#### Task item:
Please give an exact transcription of the lines below, from the one that contains "Rule 2. Degemination: Whenever" to the very last, with no other lines.
---------- Supplied material
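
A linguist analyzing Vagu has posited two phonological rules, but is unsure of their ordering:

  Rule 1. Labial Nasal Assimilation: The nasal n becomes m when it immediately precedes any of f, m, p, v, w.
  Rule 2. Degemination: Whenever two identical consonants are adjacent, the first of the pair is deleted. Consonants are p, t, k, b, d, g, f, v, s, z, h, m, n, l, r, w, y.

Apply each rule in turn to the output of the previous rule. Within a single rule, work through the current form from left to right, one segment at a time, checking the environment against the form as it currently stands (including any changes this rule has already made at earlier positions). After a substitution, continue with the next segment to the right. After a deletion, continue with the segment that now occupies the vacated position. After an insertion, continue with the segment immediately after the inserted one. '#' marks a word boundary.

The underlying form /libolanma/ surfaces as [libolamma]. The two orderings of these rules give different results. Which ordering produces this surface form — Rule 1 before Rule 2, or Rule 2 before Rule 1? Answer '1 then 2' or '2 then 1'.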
--------------------
#### Task answer:
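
  Rule 2. Degemination: Whenever two identical consonants are adjacent, the first of the pair is deleted. Consonants are p, t, k, b, d, g, f, v, s, z, h, m, n, l, r, w, y.

Apply each rule in turn to the output of the previous rule. Within a single rule, work through the current form from left to right, one segment at a time, checking the environment against the form as it currently stands (including any changes this rule has already made at earlier positions). After a substitution, continue with the next segment to the right. After a deletion, continue with the segment that now occupies the vacated position. After an insertion, continue with the segment immediately after the inserted one. '#' marks a word boundary.

The underlying form /libolanma/ surfaces as [libolamma]. The two orderings of these rules give different results. Which ordering produces this surface form — Rule 1 before Rule 2, or Rule 2 before Rule 1? Answer '1 then 2' or '2 then 1'.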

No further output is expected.